Material for this task
━━━━━━

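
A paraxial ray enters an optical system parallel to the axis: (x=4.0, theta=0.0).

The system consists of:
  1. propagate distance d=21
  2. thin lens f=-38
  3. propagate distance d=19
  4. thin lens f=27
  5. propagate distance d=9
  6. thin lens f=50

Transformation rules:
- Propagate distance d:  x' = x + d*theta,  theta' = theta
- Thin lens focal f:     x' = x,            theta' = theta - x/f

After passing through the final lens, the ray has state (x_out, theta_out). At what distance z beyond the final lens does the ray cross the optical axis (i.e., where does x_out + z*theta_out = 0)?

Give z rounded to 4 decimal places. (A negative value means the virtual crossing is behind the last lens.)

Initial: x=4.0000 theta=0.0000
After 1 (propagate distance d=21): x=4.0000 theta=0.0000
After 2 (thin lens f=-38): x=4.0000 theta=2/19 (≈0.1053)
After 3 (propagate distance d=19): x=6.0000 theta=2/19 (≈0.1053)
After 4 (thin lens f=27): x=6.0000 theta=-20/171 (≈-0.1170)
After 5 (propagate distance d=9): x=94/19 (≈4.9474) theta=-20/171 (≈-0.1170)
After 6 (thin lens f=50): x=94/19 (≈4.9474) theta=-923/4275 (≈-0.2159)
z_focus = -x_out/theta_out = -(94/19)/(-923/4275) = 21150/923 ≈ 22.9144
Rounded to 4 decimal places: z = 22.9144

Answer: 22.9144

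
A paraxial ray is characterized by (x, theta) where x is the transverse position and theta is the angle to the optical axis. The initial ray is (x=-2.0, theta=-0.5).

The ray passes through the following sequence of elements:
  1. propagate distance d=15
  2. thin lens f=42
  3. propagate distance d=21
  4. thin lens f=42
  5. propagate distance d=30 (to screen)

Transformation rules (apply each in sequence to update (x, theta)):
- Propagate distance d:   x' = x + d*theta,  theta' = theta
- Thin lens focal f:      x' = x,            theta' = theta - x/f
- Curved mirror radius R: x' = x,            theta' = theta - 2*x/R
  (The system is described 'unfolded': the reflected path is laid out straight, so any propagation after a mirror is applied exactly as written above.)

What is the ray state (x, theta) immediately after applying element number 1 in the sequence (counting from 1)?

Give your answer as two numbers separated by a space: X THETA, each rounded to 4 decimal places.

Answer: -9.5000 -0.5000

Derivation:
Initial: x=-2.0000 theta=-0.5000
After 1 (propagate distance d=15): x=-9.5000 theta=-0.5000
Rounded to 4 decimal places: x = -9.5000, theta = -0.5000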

━━━━━━

Assignment
Out of the listing above, reproduce exactly the lines from the one with "4. thin lens f=27" up to and including the one with "What is the".

Answer area
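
  4. thin lens f=27
  5. propagate distance d=9
  6. thin lens f=50

Transformation rules:
- Propagate distance d:  x' = x + d*theta,  theta' = theta
- Thin lens focal f:     x' = x,            theta' = theta - x/f

After passing through the final lens, the ray has state (x_out, theta_out). At what distance z beyond the final lens does the ray cross the optical axis (i.e., where does x_out + z*theta_out = 0)?

Give z rounded to 4 decimal places. (A negative value means the virtual crossing is behind the last lens.)

Initial: x=4.0000 theta=0.0000
After 1 (propagate distance d=21): x=4.0000 theta=0.0000
After 2 (thin lens f=-38): x=4.0000 theta=2/19 (≈0.1053)
After 3 (propagate distance d=19): x=6.0000 theta=2/19 (≈0.1053)
After 4 (thin lens f=27): x=6.0000 theta=-20/171 (≈-0.1170)
After 5 (propagate distance d=9): x=94/19 (≈4.9474) theta=-20/171 (≈-0.1170)
After 6 (thin lens f=50): x=94/19 (≈4.9474) theta=-923/4275 (≈-0.2159)
z_focus = -x_out/theta_out = -(94/19)/(-923/4275) = 21150/923 ≈ 22.9144
Rounded to 4 decimal places: z = 22.9144

Answer: 22.9144

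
A paraxial ray is characterized by (x, theta) where x is the transverse position and theta is the angle to the optical axis. The initial ray is (x=-2.0, theta=-0.5).

The ray passes through the following sequence of elements:
  1. propagate distance d=15
  2. thin lens f=42
  3. propagate distance d=21
  4. thin lens f=42
  5. propagate distance d=30 (to screen)

Transformation rules (apply each in sequence to update (x, theta)):
- Propagate distance d:   x' = x + d*theta,  theta' = theta
- Thin lens focal f:      x' = x,            theta' = theta - x/f
- Curved mirror radius R: x' = x,            theta' = theta - 2*x/R
  (The system is described 'unfolded': the reflected path is laid out straight, so any propagation after a mirror is applied exactly as written above.)

What is the ray state (x, theta) immediately after applying element number 1 in the sequence (counting from 1)?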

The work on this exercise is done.